Using the listing below, report how many lines hold the word "with", and nothing else.

THE INPUT:
---*---
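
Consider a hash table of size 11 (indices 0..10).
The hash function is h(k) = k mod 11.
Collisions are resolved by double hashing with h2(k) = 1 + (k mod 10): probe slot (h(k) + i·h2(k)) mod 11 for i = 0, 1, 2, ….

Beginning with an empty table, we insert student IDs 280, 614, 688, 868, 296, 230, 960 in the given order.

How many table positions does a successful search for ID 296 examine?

Insert 280: h=5, slot 5 empty -> index 5.
Insert 614: h=9, slot 9 empty -> index 9.
Insert 688: h=6, slot 6 empty -> index 6.
Insert 868: h=10, slot 10 empty -> index 10.
Insert 296: h=10, h2=7, slots 10,6 occupied -> index 2.
Insert 230: h=10, h2=1, slot 10 occupied -> index 0.
Insert 960: h=3, slot 3 empty -> index 3.
Table: [230, _, 296, 960, _, 280, 688, _, _, 614, 868]
Lookup 296: h=10, h2=7, probe 10,6,2 → found at 2.

3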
---*---
RESPONSE: 2